EXERCISE BRIEF | Nothing but a number should be returned: the count of lines in the records that contain "otherwise".

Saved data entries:
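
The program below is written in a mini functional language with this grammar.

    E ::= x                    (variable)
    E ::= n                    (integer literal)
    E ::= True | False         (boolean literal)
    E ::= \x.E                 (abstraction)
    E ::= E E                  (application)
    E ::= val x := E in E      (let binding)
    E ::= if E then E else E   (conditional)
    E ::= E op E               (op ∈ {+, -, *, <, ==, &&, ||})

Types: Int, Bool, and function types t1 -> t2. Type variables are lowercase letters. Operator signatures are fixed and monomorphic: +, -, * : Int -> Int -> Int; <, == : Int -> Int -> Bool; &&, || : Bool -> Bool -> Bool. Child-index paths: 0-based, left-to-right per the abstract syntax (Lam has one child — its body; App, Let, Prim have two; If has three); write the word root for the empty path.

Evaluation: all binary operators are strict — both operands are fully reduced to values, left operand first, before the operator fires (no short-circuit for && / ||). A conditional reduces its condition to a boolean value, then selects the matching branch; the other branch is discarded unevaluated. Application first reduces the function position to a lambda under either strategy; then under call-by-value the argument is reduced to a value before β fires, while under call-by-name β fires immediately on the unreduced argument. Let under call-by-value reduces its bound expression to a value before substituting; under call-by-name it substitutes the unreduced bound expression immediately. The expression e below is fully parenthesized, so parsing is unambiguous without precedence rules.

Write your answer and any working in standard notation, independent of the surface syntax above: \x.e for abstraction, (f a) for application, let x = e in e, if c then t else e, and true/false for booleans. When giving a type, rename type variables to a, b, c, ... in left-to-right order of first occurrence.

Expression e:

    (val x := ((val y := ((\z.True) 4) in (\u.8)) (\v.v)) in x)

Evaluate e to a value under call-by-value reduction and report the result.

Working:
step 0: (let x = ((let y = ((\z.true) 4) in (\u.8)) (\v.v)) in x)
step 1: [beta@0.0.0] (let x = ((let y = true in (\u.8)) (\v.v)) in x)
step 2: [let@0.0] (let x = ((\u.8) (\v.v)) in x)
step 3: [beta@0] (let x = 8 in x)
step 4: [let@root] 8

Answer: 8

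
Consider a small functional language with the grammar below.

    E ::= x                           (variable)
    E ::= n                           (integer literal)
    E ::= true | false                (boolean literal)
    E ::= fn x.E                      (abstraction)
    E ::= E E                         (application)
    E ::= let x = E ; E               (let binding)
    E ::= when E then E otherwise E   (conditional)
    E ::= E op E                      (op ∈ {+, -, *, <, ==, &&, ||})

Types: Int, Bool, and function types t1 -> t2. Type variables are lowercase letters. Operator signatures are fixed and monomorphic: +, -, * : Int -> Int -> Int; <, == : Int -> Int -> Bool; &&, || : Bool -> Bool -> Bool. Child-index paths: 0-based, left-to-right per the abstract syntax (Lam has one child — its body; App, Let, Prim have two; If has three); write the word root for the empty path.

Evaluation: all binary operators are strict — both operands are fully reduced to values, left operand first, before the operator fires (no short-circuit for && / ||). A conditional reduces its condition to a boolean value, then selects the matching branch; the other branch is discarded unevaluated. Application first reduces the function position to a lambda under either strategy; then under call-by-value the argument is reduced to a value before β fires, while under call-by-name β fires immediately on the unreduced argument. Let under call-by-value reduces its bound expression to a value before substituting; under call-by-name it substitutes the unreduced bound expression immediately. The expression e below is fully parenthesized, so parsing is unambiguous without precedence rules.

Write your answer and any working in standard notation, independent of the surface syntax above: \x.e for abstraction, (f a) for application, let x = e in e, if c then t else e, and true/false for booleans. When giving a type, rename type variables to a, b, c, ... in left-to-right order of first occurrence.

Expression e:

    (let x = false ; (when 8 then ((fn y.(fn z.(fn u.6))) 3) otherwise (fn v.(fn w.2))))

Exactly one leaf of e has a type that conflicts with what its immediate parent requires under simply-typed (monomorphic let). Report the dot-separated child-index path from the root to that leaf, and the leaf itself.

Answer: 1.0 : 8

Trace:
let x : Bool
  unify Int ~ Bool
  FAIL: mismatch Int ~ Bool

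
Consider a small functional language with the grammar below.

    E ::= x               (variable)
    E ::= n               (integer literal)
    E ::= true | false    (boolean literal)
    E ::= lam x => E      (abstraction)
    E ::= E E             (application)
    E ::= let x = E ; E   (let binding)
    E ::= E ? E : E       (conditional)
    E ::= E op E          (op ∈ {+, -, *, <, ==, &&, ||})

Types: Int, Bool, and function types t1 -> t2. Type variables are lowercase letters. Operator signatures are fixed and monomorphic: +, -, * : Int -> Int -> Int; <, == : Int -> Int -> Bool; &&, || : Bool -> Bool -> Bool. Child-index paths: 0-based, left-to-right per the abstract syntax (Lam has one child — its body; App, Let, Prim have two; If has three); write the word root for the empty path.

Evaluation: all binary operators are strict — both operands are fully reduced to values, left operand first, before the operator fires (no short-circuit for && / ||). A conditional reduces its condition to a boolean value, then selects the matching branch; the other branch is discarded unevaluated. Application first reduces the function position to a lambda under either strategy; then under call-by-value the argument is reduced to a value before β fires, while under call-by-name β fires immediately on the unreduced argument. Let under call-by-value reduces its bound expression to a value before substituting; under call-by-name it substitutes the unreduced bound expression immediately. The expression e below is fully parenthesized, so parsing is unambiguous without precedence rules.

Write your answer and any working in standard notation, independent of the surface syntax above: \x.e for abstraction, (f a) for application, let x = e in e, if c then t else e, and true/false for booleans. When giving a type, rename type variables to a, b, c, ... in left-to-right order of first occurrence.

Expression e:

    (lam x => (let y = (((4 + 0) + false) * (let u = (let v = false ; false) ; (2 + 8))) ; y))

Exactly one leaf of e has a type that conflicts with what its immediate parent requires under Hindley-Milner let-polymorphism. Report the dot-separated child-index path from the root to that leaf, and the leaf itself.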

TASK RESULT | 2